<<<<

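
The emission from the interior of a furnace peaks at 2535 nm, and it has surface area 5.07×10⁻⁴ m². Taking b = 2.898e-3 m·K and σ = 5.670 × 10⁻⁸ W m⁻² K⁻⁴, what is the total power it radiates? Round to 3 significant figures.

P ≈ 49.1 W

Wien's law: T = b/λ_max = 2.898×10⁻³/2.535×10⁻⁶ = 1143.20 K.
Area A = 5.07×10⁻⁴ m².
Then P = σAT⁴ = 5.670×10⁻⁸×5.07×10⁻⁴×(1143.20)⁴ = 49.1 W.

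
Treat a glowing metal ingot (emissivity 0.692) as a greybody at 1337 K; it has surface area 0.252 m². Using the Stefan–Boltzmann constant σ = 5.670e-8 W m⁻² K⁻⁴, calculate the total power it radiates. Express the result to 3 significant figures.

Area A = 0.252 m².
P = εσAT⁴ = 0.692 × 5.670×10⁻⁸ × 0.252 × (1337)⁴ = 3.16×10⁴ W.

P ≈ 3.16×10⁴ W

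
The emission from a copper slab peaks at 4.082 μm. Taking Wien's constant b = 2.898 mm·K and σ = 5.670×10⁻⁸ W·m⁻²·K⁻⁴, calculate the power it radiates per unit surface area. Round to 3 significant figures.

Wien's law: T = b/λ_max = 2.898×10⁻³/4.082×10⁻⁶ = 709.946 K.
Then I = σT⁴ = 5.670×10⁻⁸×(709.946)⁴ = 1.44×10⁴ W/m².

I ≈ 1.44×10⁴ W/m²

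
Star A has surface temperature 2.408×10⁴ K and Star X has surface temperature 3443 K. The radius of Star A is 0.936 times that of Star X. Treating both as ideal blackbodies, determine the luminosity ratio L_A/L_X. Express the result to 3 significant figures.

L ∝ R²T⁴, so L_A/L_X = (R_A/R_X)²(T_A/T_X)⁴ = (0.936)² × (2.408×10⁴/3443)⁴ = 0.876096 × 2392.64 = 2.10×10³.

L_A/L_X ≈ 2.10×10³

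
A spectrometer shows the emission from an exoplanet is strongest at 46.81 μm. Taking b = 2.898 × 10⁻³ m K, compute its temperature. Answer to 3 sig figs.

Wien's law gives T = b/λ_max = (2.898×10⁻³ m·K)/(4.681×10⁻⁵ m) = 61.9 K.

T ≈ 61.9 K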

>>>>

*TO DO*. Copy the records. Each line should match exactly.

*SOLUTION TO THE EXERCISE*.
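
The emission from the interior of a furnace peaks at 2535 nm, and it has surface area 5.07×10⁻⁴ m². Taking b = 2.898e-3 m·K and σ = 5.670 × 10⁻⁸ W m⁻² K⁻⁴, what is the total power it radiates? Round to 3 significant figures.

P ≈ 49.1 W

Wien's law: T = b/λ_max = 2.898×10⁻³/2.535×10⁻⁶ = 1143.20 K.
Area A = 5.07×10⁻⁴ m².
Then P = σAT⁴ = 5.670×10⁻⁸×5.07×10⁻⁴×(1143.20)⁴ = 49.1 W.

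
Treat a glowing metal ingot (emissivity 0.692) as a greybody at 1337 K; it has surface area 0.252 m². Using the Stefan–Boltzmann constant σ = 5.670e-8 W m⁻² K⁻⁴, calculate the total power it radiates. Express the result to 3 significant figures.

Area A = 0.252 m².
P = εσAT⁴ = 0.692 × 5.670×10⁻⁸ × 0.252 × (1337)⁴ = 3.16×10⁴ W.

P ≈ 3.16×10⁴ W

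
The emission from a copper slab peaks at 4.082 μm. Taking Wien's constant b = 2.898 mm·K and σ = 5.670×10⁻⁸ W·m⁻²·K⁻⁴, calculate the power it radiates per unit surface area. Round to 3 significant figures.

Wien's law: T = b/λ_max = 2.898×10⁻³/4.082×10⁻⁶ = 709.946 K.
Then I = σT⁴ = 5.670×10⁻⁸×(709.946)⁴ = 1.44×10⁴ W/m².

I ≈ 1.44×10⁴ W/m²

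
Star A has surface temperature 2.408×10⁴ K and Star X has surface temperature 3443 K. The radius of Star A is 0.936 times that of Star X. Treating both as ideal blackbodies, determine the luminosity ratio L_A/L_X. Express the result to 3 significant figures.

L ∝ R²T⁴, so L_A/L_X = (R_A/R_X)²(T_A/T_X)⁴ = (0.936)² × (2.408×10⁴/3443)⁴ = 0.876096 × 2392.64 = 2.10×10³.

L_A/L_X ≈ 2.10×10³

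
A spectrometer shows the emission from an exoplanet is strongest at 46.81 μm. Taking b = 2.898 × 10⁻³ m K, compute its temperature. Answer to 3 sig figs.

Wien's law gives T = b/λ_max = (2.898×10⁻³ m·K)/(4.681×10⁻⁵ m) = 61.9 K.

T ≈ 61.9 K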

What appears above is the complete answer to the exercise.